--- START ---

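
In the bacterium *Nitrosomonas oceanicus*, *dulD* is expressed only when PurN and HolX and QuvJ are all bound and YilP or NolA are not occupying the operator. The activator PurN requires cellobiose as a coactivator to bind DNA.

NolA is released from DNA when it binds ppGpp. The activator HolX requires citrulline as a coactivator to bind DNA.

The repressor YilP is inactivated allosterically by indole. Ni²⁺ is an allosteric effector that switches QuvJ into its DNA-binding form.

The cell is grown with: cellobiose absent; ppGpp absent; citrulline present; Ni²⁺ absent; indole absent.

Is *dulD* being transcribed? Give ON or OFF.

OFF

Indole is absent, so YilP is active.
Cellobiose is absent, so PurN is inactive.
Citrulline is present, so HolX is active.
Ni²⁺ is absent, so QuvJ is inactive.
ppGpp is absent, so NolA is active.
With repressor YilP bound, *dulD* is not transcribed.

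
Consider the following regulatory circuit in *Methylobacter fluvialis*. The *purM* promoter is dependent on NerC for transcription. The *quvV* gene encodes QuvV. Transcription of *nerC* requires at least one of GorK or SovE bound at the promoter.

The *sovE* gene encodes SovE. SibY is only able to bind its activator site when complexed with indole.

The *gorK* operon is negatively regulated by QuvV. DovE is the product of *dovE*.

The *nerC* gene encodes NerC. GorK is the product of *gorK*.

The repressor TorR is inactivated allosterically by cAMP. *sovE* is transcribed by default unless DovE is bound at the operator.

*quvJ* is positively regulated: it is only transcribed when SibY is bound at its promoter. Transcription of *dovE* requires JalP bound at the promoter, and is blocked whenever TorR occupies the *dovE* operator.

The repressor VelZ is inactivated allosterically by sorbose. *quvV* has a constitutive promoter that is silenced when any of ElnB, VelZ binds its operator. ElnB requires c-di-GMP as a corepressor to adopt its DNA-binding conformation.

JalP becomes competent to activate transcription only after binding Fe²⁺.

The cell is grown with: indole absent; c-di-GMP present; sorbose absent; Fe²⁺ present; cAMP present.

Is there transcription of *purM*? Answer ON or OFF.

ON

c-di-GMP is present, so ElnB is active.
Sorbose is absent, so VelZ is active.
With repressor ElnB bound, *quvV* is not transcribed.
So QuvV is not produced.
With no repressor bound, *gorK* is transcribed.
So GorK is produced and active.
Fe²⁺ is present, so JalP is active.
cAMP is present, so TorR is inactive.
No repressor is bound and JalP is active, so *dovE* is transcribed.
So DovE is produced and active.
With repressor DovE bound, *sovE* is not transcribed.
So SovE is not produced.
Activator GorK is present, so *nerC* is transcribed.
So NerC is produced and active.
No repressor is bound and NerC is active, so *purM* is transcribed.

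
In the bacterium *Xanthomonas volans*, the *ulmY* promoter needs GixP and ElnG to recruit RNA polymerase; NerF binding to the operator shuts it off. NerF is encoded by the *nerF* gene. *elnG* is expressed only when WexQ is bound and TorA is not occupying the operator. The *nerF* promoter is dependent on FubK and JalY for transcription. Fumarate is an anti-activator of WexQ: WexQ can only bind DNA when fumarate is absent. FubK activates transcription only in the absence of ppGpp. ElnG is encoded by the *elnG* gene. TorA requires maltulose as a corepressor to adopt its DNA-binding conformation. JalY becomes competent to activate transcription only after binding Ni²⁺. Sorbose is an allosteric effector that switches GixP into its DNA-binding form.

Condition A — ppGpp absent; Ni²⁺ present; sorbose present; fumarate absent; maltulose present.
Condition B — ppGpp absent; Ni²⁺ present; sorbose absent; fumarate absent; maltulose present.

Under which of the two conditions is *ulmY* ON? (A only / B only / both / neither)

Condition A:
ppGpp is absent, so FubK is active.
Ni²⁺ is present, so JalY is active.
No repressor is bound and FubK and JalY are active, so *nerF* is transcribed.
So NerF is produced and active.
Sorbose is present, so GixP is active.
Fumarate is absent, so WexQ is active.
Maltulose is present, so TorA is active.
With repressor TorA bound, *elnG* is not transcribed.
So ElnG is not produced.
With repressor NerF bound, *ulmY* is not transcribed.
→ *ulmY* is OFF in A.
Condition B:
ppGpp is absent, so FubK is active.
Ni²⁺ is present, so JalY is active.
No repressor is bound and FubK and JalY are active, so *nerF* is transcribed.
So NerF is produced and active.
Sorbose is absent, so GixP is inactive.
Fumarate is absent, so WexQ is active.
Maltulose is present, so TorA is active.
With repressor TorA bound, *elnG* is not transcribed.
So ElnG is not produced.
With repressor NerF bound, *ulmY* is not transcribed.
→ *ulmY* is OFF in B.

neither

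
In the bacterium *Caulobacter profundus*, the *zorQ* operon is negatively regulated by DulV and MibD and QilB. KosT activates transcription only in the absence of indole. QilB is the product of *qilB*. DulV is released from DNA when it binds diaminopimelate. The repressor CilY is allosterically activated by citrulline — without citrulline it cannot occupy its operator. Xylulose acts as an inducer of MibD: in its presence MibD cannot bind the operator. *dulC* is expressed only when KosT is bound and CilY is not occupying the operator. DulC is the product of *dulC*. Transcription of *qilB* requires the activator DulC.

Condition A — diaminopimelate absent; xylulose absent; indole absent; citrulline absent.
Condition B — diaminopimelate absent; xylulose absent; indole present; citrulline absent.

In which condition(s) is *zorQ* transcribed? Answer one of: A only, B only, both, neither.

neither

Condition A:
Diaminopimelate is absent, so DulV is active.
Xylulose is absent, so MibD is active.
Indole is absent, so KosT is active.
Citrulline is absent, so CilY is inactive.
No repressor is bound and KosT is active, so *dulC* is transcribed.
So DulC is produced and active.
No repressor is bound and DulC is active, so *qilB* is transcribed.
So QilB is produced and active.
With repressor DulV bound, *zorQ* is not transcribed.
→ *zorQ* is OFF in A.
Condition B:
Diaminopimelate is absent, so DulV is active.
Xylulose is absent, so MibD is active.
Indole is present, so KosT is inactive.
Citrulline is absent, so CilY is inactive.
Required activator KosT is absent, so *dulC* is not transcribed.
So DulC is not produced.
Required activator DulC is absent, so *qilB* is not transcribed.
So QilB is not produced.
With repressor DulV bound, *zorQ* is not transcribed.
→ *zorQ* is OFF in B.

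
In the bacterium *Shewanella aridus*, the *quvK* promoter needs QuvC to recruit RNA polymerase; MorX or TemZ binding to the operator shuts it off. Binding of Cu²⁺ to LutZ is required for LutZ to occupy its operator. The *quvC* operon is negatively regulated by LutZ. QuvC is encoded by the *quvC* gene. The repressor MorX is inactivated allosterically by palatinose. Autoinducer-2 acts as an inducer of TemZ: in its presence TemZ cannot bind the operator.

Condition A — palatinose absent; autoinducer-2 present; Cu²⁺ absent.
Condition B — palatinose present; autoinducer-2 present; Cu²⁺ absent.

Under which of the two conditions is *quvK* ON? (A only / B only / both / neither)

B only

Condition A:
Palatinose is absent, so MorX is active.
Autoinducer-2 is present, so TemZ is inactive.
Cu²⁺ is absent, so LutZ is inactive.
With no repressor bound, *quvC* is transcribed.
So QuvC is produced and active.
With repressor MorX bound, *quvK* is not transcribed.
→ *quvK* is OFF in A.
Condition B:
Palatinose is present, so MorX is inactive.
Autoinducer-2 is present, so TemZ is inactive.
Cu²⁺ is absent, so LutZ is inactive.
With no repressor bound, *quvC* is transcribed.
So QuvC is produced and active.
No repressor is bound and QuvC is active, so *quvK* is transcribed.
→ *quvK* is ON in B.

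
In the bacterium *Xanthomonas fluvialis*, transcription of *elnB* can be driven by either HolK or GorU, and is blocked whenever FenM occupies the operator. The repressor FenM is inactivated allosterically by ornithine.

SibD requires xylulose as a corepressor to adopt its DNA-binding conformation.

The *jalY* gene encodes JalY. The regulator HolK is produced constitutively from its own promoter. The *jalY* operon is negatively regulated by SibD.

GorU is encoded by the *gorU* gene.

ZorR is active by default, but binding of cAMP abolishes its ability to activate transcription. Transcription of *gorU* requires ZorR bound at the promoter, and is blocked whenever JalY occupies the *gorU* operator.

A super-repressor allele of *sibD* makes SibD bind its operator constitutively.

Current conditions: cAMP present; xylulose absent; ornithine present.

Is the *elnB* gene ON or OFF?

Ornithine is present, so FenM is inactive.
HolK is produced constitutively and is active.
cAMP is present, so ZorR is inactive.
SibD is constitutively active in this strain.
With repressor SibD bound, *jalY* is not transcribed.
So JalY is not produced.
Required activator ZorR is absent, so *gorU* is not transcribed.
So GorU is not produced.
Activator HolK is present, so *elnB* is transcribed.

ON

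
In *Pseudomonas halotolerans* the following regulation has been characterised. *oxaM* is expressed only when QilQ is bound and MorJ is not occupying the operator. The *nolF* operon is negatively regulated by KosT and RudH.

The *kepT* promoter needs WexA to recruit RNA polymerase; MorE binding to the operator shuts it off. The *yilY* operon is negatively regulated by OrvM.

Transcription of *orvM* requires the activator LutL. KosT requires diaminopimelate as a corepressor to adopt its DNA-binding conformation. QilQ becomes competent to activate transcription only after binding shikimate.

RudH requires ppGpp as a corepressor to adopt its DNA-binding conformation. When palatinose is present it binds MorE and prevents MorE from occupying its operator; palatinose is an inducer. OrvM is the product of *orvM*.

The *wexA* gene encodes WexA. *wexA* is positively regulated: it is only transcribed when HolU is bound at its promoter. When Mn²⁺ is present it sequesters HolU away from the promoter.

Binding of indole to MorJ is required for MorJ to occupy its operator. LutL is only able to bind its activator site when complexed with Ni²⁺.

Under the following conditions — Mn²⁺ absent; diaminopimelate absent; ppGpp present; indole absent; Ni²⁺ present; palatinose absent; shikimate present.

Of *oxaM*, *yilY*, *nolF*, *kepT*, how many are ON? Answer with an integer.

1

Shikimate is present, so QilQ is active.
Indole is absent, so MorJ is inactive.
No repressor is bound and QilQ is active, so *oxaM* is transcribed.
→ *oxaM* is ON.
Ni²⁺ is present, so LutL is active.
No repressor is bound and LutL is active, so *orvM* is transcribed.
So OrvM is produced and active.
With repressor OrvM bound, *yilY* is not transcribed.
→ *yilY* is OFF.
Diaminopimelate is absent, so KosT is inactive.
ppGpp is present, so RudH is active.
With repressor RudH bound, *nolF* is not transcribed.
→ *nolF* is OFF.
Mn²⁺ is absent, so HolU is active.
No repressor is bound and HolU is active, so *wexA* is transcribed.
So WexA is produced and active.
Palatinose is absent, so MorE is active.
With repressor MorE bound, *kepT* is not transcribed.
→ *kepT* is OFF.
1 of the 4 genes is transcribed.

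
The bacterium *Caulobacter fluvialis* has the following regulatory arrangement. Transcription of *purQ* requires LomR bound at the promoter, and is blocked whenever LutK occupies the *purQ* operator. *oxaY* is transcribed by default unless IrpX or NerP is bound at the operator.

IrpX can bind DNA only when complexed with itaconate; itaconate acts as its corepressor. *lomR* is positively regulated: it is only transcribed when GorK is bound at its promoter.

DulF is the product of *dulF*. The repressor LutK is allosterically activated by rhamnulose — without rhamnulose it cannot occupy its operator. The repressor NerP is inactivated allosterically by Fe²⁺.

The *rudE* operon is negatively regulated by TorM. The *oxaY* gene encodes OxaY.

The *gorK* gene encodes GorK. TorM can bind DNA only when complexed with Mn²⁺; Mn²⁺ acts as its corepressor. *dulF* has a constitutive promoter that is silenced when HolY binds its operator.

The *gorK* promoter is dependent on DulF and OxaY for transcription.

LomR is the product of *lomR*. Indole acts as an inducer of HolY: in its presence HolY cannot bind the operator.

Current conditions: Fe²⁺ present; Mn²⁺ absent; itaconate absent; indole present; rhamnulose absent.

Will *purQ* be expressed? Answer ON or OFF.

Rhamnulose is absent, so LutK is inactive.
Indole is present, so HolY is inactive.
With no repressor bound, *dulF* is transcribed.
So DulF is produced and active.
Itaconate is absent, so IrpX is inactive.
Fe²⁺ is present, so NerP is inactive.
With no repressor bound, *oxaY* is transcribed.
So OxaY is produced and active.
No repressor is bound and DulF and OxaY are active, so *gorK* is transcribed.
So GorK is produced and active.
No repressor is bound and GorK is active, so *lomR* is transcribed.
So LomR is produced and active.
No repressor is bound and LomR is active, so *purQ* is transcribed.

ON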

--- END ---

> [What to do]: Pick every line from the listing holding the string "silenced", and copy it.

> [Finished task]:
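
The repressor VelZ is inactivated allosterically by sorbose. *quvV* has a constitutive promoter that is silenced when any of ElnB, VelZ binds its operator. ElnB requires c-di-GMP as a corepressor to adopt its DNA-binding conformation.
The *gorK* gene encodes GorK. TorM can bind DNA only when complexed with Mn²⁺; Mn²⁺ acts as its corepressor. *dulF* has a constitutive promoter that is silenced when HolY binds its operator.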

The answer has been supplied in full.